──────── SOURCE DATA

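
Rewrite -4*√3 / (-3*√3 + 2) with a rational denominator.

(8*√3 + 36)/23

Multiply numerator and denominator by 2 + 3*√3.
Denominator becomes -23; numerator becomes -36 - 8*√3.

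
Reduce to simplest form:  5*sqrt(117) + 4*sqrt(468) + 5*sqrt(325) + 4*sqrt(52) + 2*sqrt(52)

76*sqrt(13)

5*sqrt(117) = 15*sqrt(13); 4*sqrt(468) = 24*sqrt(13); 5*sqrt(325) = 25*sqrt(13); 4*sqrt(52) = 8*sqrt(13); 2*sqrt(52) = 4*sqrt(13)
Combine: (15 + 24 + 25 + 8 + 4)·sqrt(13) = 76*sqrt(13)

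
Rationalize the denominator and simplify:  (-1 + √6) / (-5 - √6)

(-6*√6 + 11)/19

Multiply numerator and denominator by -5 + √6.
Denominator becomes 19; numerator becomes -6*√6 + 11.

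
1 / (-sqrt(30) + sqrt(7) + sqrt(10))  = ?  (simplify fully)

(13*sqrt(30) + 27*sqrt(10) + 33*sqrt(7) + 20*sqrt(21))/111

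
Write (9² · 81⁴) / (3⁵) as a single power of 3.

3^15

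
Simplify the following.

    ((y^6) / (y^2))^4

Inside the bracket: y^4
Raise to the power 4: y^16

y^16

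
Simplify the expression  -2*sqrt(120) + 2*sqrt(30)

2*sqrt(120) = 4*sqrt(30); 2*sqrt(30) = 2*sqrt(30)
Combine: (-4 + 2)·sqrt(30) = -2*sqrt(30)

-2*sqrt(30)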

────────────────

**TASK ITEM:** Here, the lines to copy run from the one containing "((y^6) / (y^2))^4" to the final line of the listing; copy them exactly and nothing else.

**YOUR RESPONSE:**
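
    ((y^6) / (y^2))^4

Inside the bracket: y^4
Raise to the power 4: y^16

y^16

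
Simplify the expression  -2*sqrt(120) + 2*sqrt(30)

2*sqrt(120) = 4*sqrt(30); 2*sqrt(30) = 2*sqrt(30)
Combine: (-4 + 2)·sqrt(30) = -2*sqrt(30)

-2*sqrt(30)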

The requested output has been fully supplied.